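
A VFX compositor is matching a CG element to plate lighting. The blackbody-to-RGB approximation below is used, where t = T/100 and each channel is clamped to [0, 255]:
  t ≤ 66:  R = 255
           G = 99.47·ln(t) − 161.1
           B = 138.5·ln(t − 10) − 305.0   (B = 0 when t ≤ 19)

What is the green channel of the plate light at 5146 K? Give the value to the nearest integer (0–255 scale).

231

t = 5146/100 = 51.46; the t ≤ 66 branch applies.
G = 99.47·ln 51.46 − 161.1 = 99.47·3.9408 − 161.1 = 230.892.
Rounded: 231.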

-------------------------

### [What you need to do]
Return verbatim each line from the one that mentions "B = 138.5·ln(t" to the end of the entries, inclusive.

### [Solved exercise]
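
           B = 138.5·ln(t − 10) − 305.0   (B = 0 when t ≤ 19)

What is the green channel of the plate light at 5146 K? Give the value to the nearest integer (0–255 scale).

231

t = 5146/100 = 51.46; the t ≤ 66 branch applies.
G = 99.47·ln 51.46 − 161.1 = 99.47·3.9408 − 161.1 = 230.892.
Rounded: 231.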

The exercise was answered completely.